:: WORK REQUIRED ::
Could you output only the lines from the one containing "Consider one-dimensional consolidation" through the last line of the data, both included?

--

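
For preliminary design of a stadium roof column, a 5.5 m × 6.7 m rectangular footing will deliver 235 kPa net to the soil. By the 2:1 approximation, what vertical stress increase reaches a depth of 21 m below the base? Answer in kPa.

By the 2:1 method the load spreads at 1 horizontal : 2 vertical, so at depth z the loaded area has grown by z in each plan dimension:
Δσ = qBL/((B+z)(L+z)) = 235×5.5×6.7/((5.5+21)(6.7+21)) = 11.797 kPa

Δσ_z ≈ 11.8 kPa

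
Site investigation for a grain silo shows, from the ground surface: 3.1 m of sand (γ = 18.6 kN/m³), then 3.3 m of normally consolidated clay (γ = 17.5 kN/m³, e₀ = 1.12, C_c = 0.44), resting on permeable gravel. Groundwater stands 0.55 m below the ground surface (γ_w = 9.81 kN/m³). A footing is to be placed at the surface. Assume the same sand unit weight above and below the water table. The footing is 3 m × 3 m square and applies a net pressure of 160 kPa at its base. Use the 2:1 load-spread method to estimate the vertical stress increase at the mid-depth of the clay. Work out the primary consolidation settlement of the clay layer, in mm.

S_c ≈ 126 mm

Mid-depth of clay below the ground surface: z = 3.1 + 3.3/2 = 4.75 m.
Total vertical stress at mid-clay: σ_v = 18.6×3.1 + 17.5×1.65 = 86.535 kPa.
Pore pressure: u = 9.81×(4.75 − 0.55) = 41.202 kPa.
Initial effective stress: σ'_0 = σ_v − u = 86.535 − 41.202 = 45.333 kPa.
Stress increase at mid-clay by the 2:1 spreading method:
Δσ = qBL/((B+z)(L+z)) = 160×3×3/((3+4.75)(3+4.75)) = 23.975 kPa
Final effective stress: σ'_f = σ'_0 + Δσ = 45.333 + 23.975 = 69.308 kPa.
Normally consolidated clay, so the full stress increment lies on the virgin compression line:
S_c = C_c·H/(1+e₀)·log₁₀(σ'_f/σ'_0) = 0.44×3.3/(1+1.12)×log₁₀(69.308/45.333)
    = 0.68491 × 0.18437 = 0.1263 m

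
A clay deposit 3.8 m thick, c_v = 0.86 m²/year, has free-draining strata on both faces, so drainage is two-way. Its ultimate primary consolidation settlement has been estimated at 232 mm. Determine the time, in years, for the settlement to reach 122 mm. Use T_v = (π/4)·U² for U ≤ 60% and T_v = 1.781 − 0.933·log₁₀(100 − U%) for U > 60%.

t ≈ 0.912 years

Drainage path length: H_d = H/2 = 1.9 m (double drainage).
U = S(t)/S_ult = 122/232 = 0.5259.
U ≤ 60%: T_v = (π/4)·U² = (π/4)×0.52586² = 0.21719.
t = T_v·H_d²/c_v = 0.21719×1.9²/0.86 = 0.9117 years.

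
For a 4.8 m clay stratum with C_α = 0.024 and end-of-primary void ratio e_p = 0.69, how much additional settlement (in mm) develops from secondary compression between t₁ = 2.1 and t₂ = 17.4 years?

Secondary compression: S_s = C_α·H/(1+e_p)·log₁₀(t₂/t₁)
S_s = 0.024×4.8/(1+0.69)×log₁₀(17.4/2.1)
    = 0.06817 × 0.9183 = 0.0626 m

S_s ≈ 62.6 mm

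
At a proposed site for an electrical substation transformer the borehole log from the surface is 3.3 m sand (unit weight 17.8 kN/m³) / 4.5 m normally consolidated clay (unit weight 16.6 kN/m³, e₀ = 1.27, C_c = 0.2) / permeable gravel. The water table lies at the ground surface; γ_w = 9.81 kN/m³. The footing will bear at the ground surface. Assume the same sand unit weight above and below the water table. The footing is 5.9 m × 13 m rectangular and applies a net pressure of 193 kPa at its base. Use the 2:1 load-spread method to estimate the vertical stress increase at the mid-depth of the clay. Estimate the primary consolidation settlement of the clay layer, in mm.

Mid-depth of clay below the ground surface: z = 3.3 + 4.5/2 = 5.55 m.
Total vertical stress at mid-clay: σ_v = 17.8×3.3 + 16.6×2.25 = 96.09 kPa.
Pore pressure: u = 9.81×(5.55 − 0) = 54.446 kPa.
Initial effective stress: σ'_0 = σ_v − u = 96.09 − 54.446 = 41.644 kPa.
Stress increase at mid-clay by the 2:1 spreading method:
Δσ = qBL/((B+z)(L+z)) = 193×5.9×13/((5.9+5.55)(13+5.55)) = 69.695 kPa
Final effective stress: σ'_f = σ'_0 + Δσ = 41.644 + 69.695 = 111.34 kPa.
Normally consolidated clay, so the full stress increment lies on the virgin compression line:
S_c = C_c·H/(1+e₀)·log₁₀(σ'_f/σ'_0) = 0.2×4.5/(1+1.27)×log₁₀(111.34/41.644)
    = 0.39648 × 0.4271 = 0.1693 m

S_c ≈ 169 mm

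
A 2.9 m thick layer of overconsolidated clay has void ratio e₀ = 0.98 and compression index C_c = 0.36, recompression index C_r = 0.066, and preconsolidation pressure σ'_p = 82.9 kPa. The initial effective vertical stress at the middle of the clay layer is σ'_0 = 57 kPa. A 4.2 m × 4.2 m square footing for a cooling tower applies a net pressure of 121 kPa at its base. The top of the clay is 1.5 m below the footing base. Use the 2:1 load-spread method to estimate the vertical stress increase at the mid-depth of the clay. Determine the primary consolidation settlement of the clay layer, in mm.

Mid-depth of clay below the footing base: z = 1.5 + 2.9/2 = 2.95 m.
Stress increase at mid-clay by the 2:1 spreading method:
Δσ = qBL/((B+z)(L+z)) = 121×4.2×4.2/((4.2+2.95)(4.2+2.95)) = 41.751 kPa
Final effective stress: σ'_f = 57 + 41.751 = 98.751 kPa.
σ'_f = 98.751 > σ'_p = 82.9 kPa, so the stress path crosses the preconsolidation pressure — recompression up to σ'_p, then virgin compression beyond:
S_c = H/(1+e₀)·[C_r·log₁₀(σ'_p/σ'_0) + C_c·log₁₀(σ'_f/σ'_p)]
    = 2.9/1.98 × [0.066×log₁₀(82.9/57) + 0.36×log₁₀(98.751/82.9)]
    = 1.4646 × [0.010737 + 0.027355] = 0.05579 m

S_c ≈ 55.8 mm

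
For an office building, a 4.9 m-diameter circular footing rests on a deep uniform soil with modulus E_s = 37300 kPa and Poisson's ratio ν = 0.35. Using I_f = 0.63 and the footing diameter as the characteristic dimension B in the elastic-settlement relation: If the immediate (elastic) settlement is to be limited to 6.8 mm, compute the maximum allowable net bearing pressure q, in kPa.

S_e = q·B·(1−ν²)/E_s · I_f  ⇒  q = S_e·E_s / (B·(1−ν²)·I_f).
q = 0.0068 × 37300 / (4.9 × 0.8775 × 0.63) = 93.63 kPa

q ≈ 93.6 kPa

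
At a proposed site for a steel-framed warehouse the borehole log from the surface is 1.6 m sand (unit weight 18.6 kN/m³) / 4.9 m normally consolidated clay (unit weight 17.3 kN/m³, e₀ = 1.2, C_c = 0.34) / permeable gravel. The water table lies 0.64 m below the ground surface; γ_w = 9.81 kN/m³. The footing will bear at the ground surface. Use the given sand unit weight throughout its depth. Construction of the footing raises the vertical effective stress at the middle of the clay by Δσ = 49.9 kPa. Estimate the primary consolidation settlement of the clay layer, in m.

S_c ≈ 0.272 m

Mid-depth of clay below the ground surface: z = 1.6 + 4.9/2 = 4.05 m.
Total vertical stress at mid-clay: σ_v = 18.6×1.6 + 17.3×2.45 = 72.145 kPa.
Pore pressure: u = 9.81×(4.05 − 0.64) = 33.452 kPa.
Initial effective stress: σ'_0 = σ_v − u = 72.145 − 33.452 = 38.693 kPa.
Final effective stress: σ'_f = σ'_0 + Δσ = 38.693 + 49.9 = 88.593 kPa.
Normally consolidated clay, so the full stress increment lies on the virgin compression line:
S_c = C_c·H/(1+e₀)·log₁₀(σ'_f/σ'_0) = 0.34×4.9/(1+1.2)×log₁₀(88.593/38.693)
    = 0.75727 × 0.35977 = 0.2724 m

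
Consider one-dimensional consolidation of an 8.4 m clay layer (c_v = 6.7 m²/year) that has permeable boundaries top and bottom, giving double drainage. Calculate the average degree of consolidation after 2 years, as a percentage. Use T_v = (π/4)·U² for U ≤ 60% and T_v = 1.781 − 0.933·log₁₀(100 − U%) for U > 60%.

U ≈ 87.6 %

Drainage path length: H_d = H/2 = 4.2 m (double drainage).
T_v = c_v·t/H_d² = 6.7×2/4.2² = 0.75964.
T_v = 0.75964 corresponds to the U > 60% branch:
U = 1 − 10^((1.781 − T_v)/0.933)/100 = 0.8756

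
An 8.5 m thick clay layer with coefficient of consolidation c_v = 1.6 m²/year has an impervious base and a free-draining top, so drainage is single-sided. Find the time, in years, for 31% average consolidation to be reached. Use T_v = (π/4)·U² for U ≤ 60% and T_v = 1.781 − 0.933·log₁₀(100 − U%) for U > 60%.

t ≈ 3.41 years

Drainage path length: H_d = H = 8.5 m (single drainage).
U ≤ 60%: T_v = (π/4)·U² = (π/4)×0.31² = 0.075477.
t = T_v·H_d²/c_v = 0.075477×8.5²/1.6 = 3.408 years.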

--

:: OUTPUT ::
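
Consider one-dimensional consolidation of an 8.4 m clay layer (c_v = 6.7 m²/year) that has permeable boundaries top and bottom, giving double drainage. Calculate the average degree of consolidation after 2 years, as a percentage. Use T_v = (π/4)·U² for U ≤ 60% and T_v = 1.781 − 0.933·log₁₀(100 − U%) for U > 60%.

U ≈ 87.6 %

Drainage path length: H_d = H/2 = 4.2 m (double drainage).
T_v = c_v·t/H_d² = 6.7×2/4.2² = 0.75964.
T_v = 0.75964 corresponds to the U > 60% branch:
U = 1 − 10^((1.781 − T_v)/0.933)/100 = 0.8756

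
An 8.5 m thick clay layer with coefficient of consolidation c_v = 1.6 m²/year has an impervious base and a free-draining top, so drainage is single-sided. Find the time, in years, for 31% average consolidation to be reached. Use T_v = (π/4)·U² for U ≤ 60% and T_v = 1.781 − 0.933·log₁₀(100 − U%) for U > 60%.

t ≈ 3.41 years

Drainage path length: H_d = H = 8.5 m (single drainage).
U ≤ 60%: T_v = (π/4)·U² = (π/4)×0.31² = 0.075477.
t = T_v·H_d²/c_v = 0.075477×8.5²/1.6 = 3.408 years.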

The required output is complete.